**How to complete this task**
Only the lines from the start of the material through the line containing "d^2/dk^2 [(k +" are to be extracted, exactly as they appear.
[Start of section]
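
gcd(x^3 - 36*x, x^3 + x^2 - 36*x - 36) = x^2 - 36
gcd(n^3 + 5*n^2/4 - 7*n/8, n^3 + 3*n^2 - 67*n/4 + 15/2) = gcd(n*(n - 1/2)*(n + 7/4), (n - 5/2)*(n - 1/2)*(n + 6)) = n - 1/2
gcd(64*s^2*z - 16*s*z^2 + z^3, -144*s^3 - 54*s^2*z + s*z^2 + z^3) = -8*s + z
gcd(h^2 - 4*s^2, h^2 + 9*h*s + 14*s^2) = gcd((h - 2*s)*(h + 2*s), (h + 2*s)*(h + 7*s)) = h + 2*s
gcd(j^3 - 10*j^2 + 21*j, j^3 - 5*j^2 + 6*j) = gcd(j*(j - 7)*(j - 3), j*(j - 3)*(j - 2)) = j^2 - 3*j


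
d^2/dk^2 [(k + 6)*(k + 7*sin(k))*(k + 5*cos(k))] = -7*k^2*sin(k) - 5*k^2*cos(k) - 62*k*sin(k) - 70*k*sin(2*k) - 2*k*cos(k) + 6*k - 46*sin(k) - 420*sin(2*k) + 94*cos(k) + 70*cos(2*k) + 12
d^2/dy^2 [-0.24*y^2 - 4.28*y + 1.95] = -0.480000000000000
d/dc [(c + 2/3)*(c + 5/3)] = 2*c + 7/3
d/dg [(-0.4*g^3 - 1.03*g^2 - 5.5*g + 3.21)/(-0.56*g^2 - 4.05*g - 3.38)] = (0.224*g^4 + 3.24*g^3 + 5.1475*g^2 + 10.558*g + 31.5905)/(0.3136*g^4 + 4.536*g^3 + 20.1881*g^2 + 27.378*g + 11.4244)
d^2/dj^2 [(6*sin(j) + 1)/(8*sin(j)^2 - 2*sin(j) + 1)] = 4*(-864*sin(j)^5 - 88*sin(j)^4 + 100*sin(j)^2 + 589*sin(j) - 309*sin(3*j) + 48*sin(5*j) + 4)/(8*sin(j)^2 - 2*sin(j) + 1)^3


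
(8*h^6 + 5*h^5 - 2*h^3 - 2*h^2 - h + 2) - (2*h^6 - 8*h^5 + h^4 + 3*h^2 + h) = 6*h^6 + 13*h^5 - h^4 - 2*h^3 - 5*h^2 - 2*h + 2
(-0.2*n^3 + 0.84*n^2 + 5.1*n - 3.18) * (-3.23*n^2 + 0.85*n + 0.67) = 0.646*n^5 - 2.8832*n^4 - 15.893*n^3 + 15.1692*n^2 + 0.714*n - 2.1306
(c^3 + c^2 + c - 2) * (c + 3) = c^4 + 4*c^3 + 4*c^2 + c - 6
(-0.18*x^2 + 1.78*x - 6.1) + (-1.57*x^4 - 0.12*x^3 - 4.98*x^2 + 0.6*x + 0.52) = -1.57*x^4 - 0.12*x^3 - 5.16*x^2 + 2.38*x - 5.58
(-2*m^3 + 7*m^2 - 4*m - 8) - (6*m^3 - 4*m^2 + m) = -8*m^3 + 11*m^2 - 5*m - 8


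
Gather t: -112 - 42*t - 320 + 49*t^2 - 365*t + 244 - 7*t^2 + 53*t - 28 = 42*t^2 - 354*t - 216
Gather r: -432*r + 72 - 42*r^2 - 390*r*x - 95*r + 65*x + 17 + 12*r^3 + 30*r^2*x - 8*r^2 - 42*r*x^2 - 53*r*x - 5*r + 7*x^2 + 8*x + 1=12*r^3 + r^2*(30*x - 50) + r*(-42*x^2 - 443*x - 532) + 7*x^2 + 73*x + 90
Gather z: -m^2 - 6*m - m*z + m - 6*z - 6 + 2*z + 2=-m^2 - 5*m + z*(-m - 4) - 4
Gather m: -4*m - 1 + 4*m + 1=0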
[End of section]
**Your response**
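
gcd(x^3 - 36*x, x^3 + x^2 - 36*x - 36) = x^2 - 36
gcd(n^3 + 5*n^2/4 - 7*n/8, n^3 + 3*n^2 - 67*n/4 + 15/2) = gcd(n*(n - 1/2)*(n + 7/4), (n - 5/2)*(n - 1/2)*(n + 6)) = n - 1/2
gcd(64*s^2*z - 16*s*z^2 + z^3, -144*s^3 - 54*s^2*z + s*z^2 + z^3) = -8*s + z
gcd(h^2 - 4*s^2, h^2 + 9*h*s + 14*s^2) = gcd((h - 2*s)*(h + 2*s), (h + 2*s)*(h + 7*s)) = h + 2*s
gcd(j^3 - 10*j^2 + 21*j, j^3 - 5*j^2 + 6*j) = gcd(j*(j - 7)*(j - 3), j*(j - 3)*(j - 2)) = j^2 - 3*j


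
d^2/dk^2 [(k + 6)*(k + 7*sin(k))*(k + 5*cos(k))] = -7*k^2*sin(k) - 5*k^2*cos(k) - 62*k*sin(k) - 70*k*sin(2*k) - 2*k*cos(k) + 6*k - 46*sin(k) - 420*sin(2*k) + 94*cos(k) + 70*cos(2*k) + 12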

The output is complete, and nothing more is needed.